### [INSTRUCTIONS FOR THE TASK]
Starting at the first line and ending at the last, reproduce the records below exactly.

### [TASK INPUT]
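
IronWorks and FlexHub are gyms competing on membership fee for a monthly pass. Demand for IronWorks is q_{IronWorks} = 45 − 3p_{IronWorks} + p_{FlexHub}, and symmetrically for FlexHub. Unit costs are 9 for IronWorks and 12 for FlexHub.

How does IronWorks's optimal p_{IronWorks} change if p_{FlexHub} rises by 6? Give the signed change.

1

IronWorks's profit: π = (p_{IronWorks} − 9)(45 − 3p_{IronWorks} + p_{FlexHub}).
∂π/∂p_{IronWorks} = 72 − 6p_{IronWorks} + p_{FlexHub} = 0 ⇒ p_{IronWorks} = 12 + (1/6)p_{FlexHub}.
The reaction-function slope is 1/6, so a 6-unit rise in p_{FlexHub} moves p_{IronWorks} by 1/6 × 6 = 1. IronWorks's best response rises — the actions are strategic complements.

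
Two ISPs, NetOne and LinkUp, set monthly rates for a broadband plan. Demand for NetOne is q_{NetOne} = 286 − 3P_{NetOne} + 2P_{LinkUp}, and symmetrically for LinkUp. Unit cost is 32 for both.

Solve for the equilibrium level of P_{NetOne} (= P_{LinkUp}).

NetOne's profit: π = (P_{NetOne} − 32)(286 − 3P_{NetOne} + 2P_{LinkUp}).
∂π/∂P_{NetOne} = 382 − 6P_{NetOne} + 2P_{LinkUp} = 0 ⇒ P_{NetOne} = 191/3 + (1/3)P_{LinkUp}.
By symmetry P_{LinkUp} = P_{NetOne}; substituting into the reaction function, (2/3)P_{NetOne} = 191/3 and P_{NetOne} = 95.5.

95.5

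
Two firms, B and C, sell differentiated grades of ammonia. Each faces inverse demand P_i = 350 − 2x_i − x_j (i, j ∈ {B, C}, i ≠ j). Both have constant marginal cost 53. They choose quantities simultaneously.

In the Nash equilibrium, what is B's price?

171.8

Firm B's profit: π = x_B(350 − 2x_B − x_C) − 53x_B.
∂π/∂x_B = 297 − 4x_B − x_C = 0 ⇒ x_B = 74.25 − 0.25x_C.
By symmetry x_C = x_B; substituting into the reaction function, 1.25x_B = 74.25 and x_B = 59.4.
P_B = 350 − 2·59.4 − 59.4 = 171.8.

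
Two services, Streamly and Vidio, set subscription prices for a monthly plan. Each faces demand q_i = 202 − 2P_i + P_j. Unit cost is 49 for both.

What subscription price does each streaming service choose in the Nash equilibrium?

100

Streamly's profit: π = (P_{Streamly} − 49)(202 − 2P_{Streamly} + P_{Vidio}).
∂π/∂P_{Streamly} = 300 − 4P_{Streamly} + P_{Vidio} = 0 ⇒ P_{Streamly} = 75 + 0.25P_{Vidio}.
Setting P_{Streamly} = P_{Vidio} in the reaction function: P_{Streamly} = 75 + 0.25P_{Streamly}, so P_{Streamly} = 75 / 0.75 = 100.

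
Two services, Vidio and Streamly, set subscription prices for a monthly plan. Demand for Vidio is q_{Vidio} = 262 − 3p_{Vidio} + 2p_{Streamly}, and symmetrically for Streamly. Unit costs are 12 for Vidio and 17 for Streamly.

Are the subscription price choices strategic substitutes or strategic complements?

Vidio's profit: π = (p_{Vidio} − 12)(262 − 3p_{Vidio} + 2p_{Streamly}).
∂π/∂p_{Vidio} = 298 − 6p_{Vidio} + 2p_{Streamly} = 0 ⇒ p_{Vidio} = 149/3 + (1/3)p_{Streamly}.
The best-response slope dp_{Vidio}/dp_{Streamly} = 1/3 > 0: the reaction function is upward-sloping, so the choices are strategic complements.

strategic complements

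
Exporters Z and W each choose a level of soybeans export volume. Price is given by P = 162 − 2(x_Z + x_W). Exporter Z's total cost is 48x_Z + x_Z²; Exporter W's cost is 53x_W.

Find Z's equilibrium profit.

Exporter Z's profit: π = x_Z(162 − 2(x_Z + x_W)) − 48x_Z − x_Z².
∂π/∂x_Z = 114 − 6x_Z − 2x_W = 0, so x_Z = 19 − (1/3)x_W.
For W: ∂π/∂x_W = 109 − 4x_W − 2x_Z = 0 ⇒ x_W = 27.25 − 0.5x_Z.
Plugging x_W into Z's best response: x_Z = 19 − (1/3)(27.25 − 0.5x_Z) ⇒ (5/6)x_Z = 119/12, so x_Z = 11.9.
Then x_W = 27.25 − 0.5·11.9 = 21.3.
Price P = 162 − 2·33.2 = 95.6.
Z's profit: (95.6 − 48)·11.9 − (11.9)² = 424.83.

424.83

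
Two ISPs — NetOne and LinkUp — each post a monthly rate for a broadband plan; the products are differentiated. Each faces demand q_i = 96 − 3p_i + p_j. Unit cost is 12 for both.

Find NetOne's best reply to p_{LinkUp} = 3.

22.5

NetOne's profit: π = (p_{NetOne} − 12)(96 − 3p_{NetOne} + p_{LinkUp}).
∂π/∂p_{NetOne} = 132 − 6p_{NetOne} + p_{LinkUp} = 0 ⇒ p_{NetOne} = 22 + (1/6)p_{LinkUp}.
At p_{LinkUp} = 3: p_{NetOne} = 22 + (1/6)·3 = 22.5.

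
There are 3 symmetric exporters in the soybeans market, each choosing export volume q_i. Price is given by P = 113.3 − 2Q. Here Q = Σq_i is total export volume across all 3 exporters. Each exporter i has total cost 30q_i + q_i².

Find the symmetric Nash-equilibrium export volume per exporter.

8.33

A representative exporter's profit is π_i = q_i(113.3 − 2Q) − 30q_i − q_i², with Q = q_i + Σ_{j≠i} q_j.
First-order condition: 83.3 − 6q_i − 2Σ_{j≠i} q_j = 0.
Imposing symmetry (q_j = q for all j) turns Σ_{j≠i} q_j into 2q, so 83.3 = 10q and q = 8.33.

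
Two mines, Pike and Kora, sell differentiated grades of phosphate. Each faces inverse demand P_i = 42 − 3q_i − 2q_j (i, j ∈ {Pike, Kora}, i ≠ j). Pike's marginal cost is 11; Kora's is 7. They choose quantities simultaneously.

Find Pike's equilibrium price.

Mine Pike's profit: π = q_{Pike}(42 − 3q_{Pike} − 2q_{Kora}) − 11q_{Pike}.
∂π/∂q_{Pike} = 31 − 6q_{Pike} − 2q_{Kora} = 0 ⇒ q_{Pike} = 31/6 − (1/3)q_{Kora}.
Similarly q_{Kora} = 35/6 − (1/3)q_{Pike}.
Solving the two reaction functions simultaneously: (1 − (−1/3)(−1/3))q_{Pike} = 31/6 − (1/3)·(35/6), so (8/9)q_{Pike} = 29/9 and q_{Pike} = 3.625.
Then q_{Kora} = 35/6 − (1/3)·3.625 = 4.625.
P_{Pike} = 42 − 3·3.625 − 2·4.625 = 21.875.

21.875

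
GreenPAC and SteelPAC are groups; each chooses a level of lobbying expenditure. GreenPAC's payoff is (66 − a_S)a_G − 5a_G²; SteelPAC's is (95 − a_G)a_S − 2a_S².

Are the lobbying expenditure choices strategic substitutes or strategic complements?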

### [WRITTEN REPLY]
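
IronWorks and FlexHub are gyms competing on membership fee for a monthly pass. Demand for IronWorks is q_{IronWorks} = 45 − 3p_{IronWorks} + p_{FlexHub}, and symmetrically for FlexHub. Unit costs are 9 for IronWorks and 12 for FlexHub.

How does IronWorks's optimal p_{IronWorks} change if p_{FlexHub} rises by 6? Give the signed change.

1

IronWorks's profit: π = (p_{IronWorks} − 9)(45 − 3p_{IronWorks} + p_{FlexHub}).
∂π/∂p_{IronWorks} = 72 − 6p_{IronWorks} + p_{FlexHub} = 0 ⇒ p_{IronWorks} = 12 + (1/6)p_{FlexHub}.
The reaction-function slope is 1/6, so a 6-unit rise in p_{FlexHub} moves p_{IronWorks} by 1/6 × 6 = 1. IronWorks's best response rises — the actions are strategic complements.

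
Two ISPs, NetOne and LinkUp, set monthly rates for a broadband plan. Demand for NetOne is q_{NetOne} = 286 − 3P_{NetOne} + 2P_{LinkUp}, and symmetrically for LinkUp. Unit cost is 32 for both.

Solve for the equilibrium level of P_{NetOne} (= P_{LinkUp}).

NetOne's profit: π = (P_{NetOne} − 32)(286 − 3P_{NetOne} + 2P_{LinkUp}).
∂π/∂P_{NetOne} = 382 − 6P_{NetOne} + 2P_{LinkUp} = 0 ⇒ P_{NetOne} = 191/3 + (1/3)P_{LinkUp}.
By symmetry P_{LinkUp} = P_{NetOne}; substituting into the reaction function, (2/3)P_{NetOne} = 191/3 and P_{NetOne} = 95.5.

95.5

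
Two firms, B and C, sell differentiated grades of ammonia. Each faces inverse demand P_i = 350 − 2x_i − x_j (i, j ∈ {B, C}, i ≠ j). Both have constant marginal cost 53. They choose quantities simultaneously.

In the Nash equilibrium, what is B's price?

171.8

Firm B's profit: π = x_B(350 − 2x_B − x_C) − 53x_B.
∂π/∂x_B = 297 − 4x_B − x_C = 0 ⇒ x_B = 74.25 − 0.25x_C.
By symmetry x_C = x_B; substituting into the reaction function, 1.25x_B = 74.25 and x_B = 59.4.
P_B = 350 − 2·59.4 − 59.4 = 171.8.

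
Two services, Streamly and Vidio, set subscription prices for a monthly plan. Each faces demand q_i = 202 − 2P_i + P_j. Unit cost is 49 for both.

What subscription price does each streaming service choose in the Nash equilibrium?

100

Streamly's profit: π = (P_{Streamly} − 49)(202 − 2P_{Streamly} + P_{Vidio}).
∂π/∂P_{Streamly} = 300 − 4P_{Streamly} + P_{Vidio} = 0 ⇒ P_{Streamly} = 75 + 0.25P_{Vidio}.
Setting P_{Streamly} = P_{Vidio} in the reaction function: P_{Streamly} = 75 + 0.25P_{Streamly}, so P_{Streamly} = 75 / 0.75 = 100.

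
Two services, Vidio and Streamly, set subscription prices for a monthly plan. Demand for Vidio is q_{Vidio} = 262 − 3p_{Vidio} + 2p_{Streamly}, and symmetrically for Streamly. Unit costs are 12 for Vidio and 17 for Streamly.

Are the subscription price choices strategic substitutes or strategic complements?

Vidio's profit: π = (p_{Vidio} − 12)(262 − 3p_{Vidio} + 2p_{Streamly}).
∂π/∂p_{Vidio} = 298 − 6p_{Vidio} + 2p_{Streamly} = 0 ⇒ p_{Vidio} = 149/3 + (1/3)p_{Streamly}.
The best-response slope dp_{Vidio}/dp_{Streamly} = 1/3 > 0: the reaction function is upward-sloping, so the choices are strategic complements.

strategic complements

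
Exporters Z and W each choose a level of soybeans export volume. Price is given by P = 162 − 2(x_Z + x_W). Exporter Z's total cost is 48x_Z + x_Z²; Exporter W's cost is 53x_W.

Find Z's equilibrium profit.

Exporter Z's profit: π = x_Z(162 − 2(x_Z + x_W)) − 48x_Z − x_Z².
∂π/∂x_Z = 114 − 6x_Z − 2x_W = 0, so x_Z = 19 − (1/3)x_W.
For W: ∂π/∂x_W = 109 − 4x_W − 2x_Z = 0 ⇒ x_W = 27.25 − 0.5x_Z.
Plugging x_W into Z's best response: x_Z = 19 − (1/3)(27.25 − 0.5x_Z) ⇒ (5/6)x_Z = 119/12, so x_Z = 11.9.
Then x_W = 27.25 − 0.5·11.9 = 21.3.
Price P = 162 − 2·33.2 = 95.6.
Z's profit: (95.6 − 48)·11.9 − (11.9)² = 424.83.

424.83

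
Two ISPs — NetOne and LinkUp — each post a monthly rate for a broadband plan; the products are differentiated. Each faces demand q_i = 96 − 3p_i + p_j. Unit cost is 12 for both.

Find NetOne's best reply to p_{LinkUp} = 3.

22.5

NetOne's profit: π = (p_{NetOne} − 12)(96 − 3p_{NetOne} + p_{LinkUp}).
∂π/∂p_{NetOne} = 132 − 6p_{NetOne} + p_{LinkUp} = 0 ⇒ p_{NetOne} = 22 + (1/6)p_{LinkUp}.
At p_{LinkUp} = 3: p_{NetOne} = 22 + (1/6)·3 = 22.5.

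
There are 3 symmetric exporters in the soybeans market, each choosing export volume q_i. Price is given by P = 113.3 − 2Q. Here Q = Σq_i is total export volume across all 3 exporters. Each exporter i has total cost 30q_i + q_i².

Find the symmetric Nash-equilibrium export volume per exporter.

8.33

A representative exporter's profit is π_i = q_i(113.3 − 2Q) − 30q_i − q_i², with Q = q_i + Σ_{j≠i} q_j.
First-order condition: 83.3 − 6q_i − 2Σ_{j≠i} q_j = 0.
Imposing symmetry (q_j = q for all j) turns Σ_{j≠i} q_j into 2q, so 83.3 = 10q and q = 8.33.

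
Two mines, Pike and Kora, sell differentiated grades of phosphate. Each faces inverse demand P_i = 42 − 3q_i − 2q_j (i, j ∈ {Pike, Kora}, i ≠ j). Pike's marginal cost is 11; Kora's is 7. They choose quantities simultaneously.

Find Pike's equilibrium price.

Mine Pike's profit: π = q_{Pike}(42 − 3q_{Pike} − 2q_{Kora}) − 11q_{Pike}.
∂π/∂q_{Pike} = 31 − 6q_{Pike} − 2q_{Kora} = 0 ⇒ q_{Pike} = 31/6 − (1/3)q_{Kora}.
Similarly q_{Kora} = 35/6 − (1/3)q_{Pike}.
Solving the two reaction functions simultaneously: (1 − (−1/3)(−1/3))q_{Pike} = 31/6 − (1/3)·(35/6), so (8/9)q_{Pike} = 29/9 and q_{Pike} = 3.625.
Then q_{Kora} = 35/6 − (1/3)·3.625 = 4.625.
P_{Pike} = 42 − 3·3.625 − 2·4.625 = 21.875.

21.875

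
GreenPAC and SteelPAC are groups; each chooses a level of lobbying expenditure. GreenPAC's payoff is (66 − a_S)a_G − 5a_G²; SteelPAC's is (95 − a_G)a_S − 2a_S².

Are the lobbying expenditure choices strategic substitutes or strategic complements?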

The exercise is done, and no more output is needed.